=== Input ===
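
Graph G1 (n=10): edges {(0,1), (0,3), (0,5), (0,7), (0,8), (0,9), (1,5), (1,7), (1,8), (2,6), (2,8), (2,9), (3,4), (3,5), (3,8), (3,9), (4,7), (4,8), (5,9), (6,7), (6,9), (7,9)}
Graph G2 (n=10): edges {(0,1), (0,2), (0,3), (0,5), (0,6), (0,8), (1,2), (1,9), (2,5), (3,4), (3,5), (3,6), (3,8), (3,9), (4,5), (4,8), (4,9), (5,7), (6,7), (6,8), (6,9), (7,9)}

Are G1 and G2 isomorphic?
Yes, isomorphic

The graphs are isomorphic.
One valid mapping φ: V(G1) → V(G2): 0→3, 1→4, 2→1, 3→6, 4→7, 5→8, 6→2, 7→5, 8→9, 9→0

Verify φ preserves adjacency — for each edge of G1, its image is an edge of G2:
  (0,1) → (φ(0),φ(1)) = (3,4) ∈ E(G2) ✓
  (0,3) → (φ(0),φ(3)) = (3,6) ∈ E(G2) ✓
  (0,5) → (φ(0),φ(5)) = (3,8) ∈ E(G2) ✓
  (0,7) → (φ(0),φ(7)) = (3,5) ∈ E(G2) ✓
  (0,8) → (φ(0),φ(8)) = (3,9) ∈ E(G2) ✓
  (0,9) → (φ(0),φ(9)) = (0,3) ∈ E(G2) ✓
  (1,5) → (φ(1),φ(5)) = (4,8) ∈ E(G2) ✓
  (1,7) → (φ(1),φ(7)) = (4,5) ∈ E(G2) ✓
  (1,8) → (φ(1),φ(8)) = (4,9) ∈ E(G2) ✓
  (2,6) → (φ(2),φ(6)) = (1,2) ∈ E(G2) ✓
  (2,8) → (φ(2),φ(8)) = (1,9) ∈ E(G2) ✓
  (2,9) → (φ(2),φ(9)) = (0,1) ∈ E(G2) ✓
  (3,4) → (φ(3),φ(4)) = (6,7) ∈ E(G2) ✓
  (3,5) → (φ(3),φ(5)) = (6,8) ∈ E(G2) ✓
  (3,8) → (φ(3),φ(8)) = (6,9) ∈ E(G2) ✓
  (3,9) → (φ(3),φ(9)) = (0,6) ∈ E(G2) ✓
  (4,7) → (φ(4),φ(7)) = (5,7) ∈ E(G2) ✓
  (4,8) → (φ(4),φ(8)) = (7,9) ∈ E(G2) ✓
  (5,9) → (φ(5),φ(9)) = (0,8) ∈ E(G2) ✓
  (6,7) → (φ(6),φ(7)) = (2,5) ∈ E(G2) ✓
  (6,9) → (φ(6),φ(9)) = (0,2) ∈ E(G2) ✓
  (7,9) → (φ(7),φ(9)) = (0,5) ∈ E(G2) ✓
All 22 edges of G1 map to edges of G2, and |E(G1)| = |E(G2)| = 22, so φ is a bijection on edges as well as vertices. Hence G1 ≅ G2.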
==
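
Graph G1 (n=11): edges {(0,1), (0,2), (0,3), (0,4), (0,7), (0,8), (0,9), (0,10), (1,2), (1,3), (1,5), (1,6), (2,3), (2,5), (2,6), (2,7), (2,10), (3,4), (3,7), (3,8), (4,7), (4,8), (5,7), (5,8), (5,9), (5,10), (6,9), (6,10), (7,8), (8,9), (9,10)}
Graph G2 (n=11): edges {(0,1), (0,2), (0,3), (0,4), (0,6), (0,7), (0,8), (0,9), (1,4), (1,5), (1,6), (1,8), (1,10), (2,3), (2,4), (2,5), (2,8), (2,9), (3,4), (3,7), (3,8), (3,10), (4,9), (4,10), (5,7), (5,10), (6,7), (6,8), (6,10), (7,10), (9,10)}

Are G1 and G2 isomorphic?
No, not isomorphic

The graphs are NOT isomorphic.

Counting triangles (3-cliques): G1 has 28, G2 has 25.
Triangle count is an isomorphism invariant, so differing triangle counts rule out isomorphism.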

=== Exercise prompt ===
Where the line holding "Graph G1 (n=10): edges" appears in the listing above, start reproducing exactly, and end with the line holding "Graph G2 (n=10): edges".

=== Solution to this exercise ===
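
Graph G1 (n=10): edges {(0,1), (0,3), (0,5), (0,7), (0,8), (0,9), (1,5), (1,7), (1,8), (2,6), (2,8), (2,9), (3,4), (3,5), (3,8), (3,9), (4,7), (4,8), (5,9), (6,7), (6,9), (7,9)}
Graph G2 (n=10): edges {(0,1), (0,2), (0,3), (0,5), (0,6), (0,8), (1,2), (1,9), (2,5), (3,4), (3,5), (3,6), (3,8), (3,9), (4,5), (4,8), (4,9), (5,7), (6,7), (6,8), (6,9), (7,9)}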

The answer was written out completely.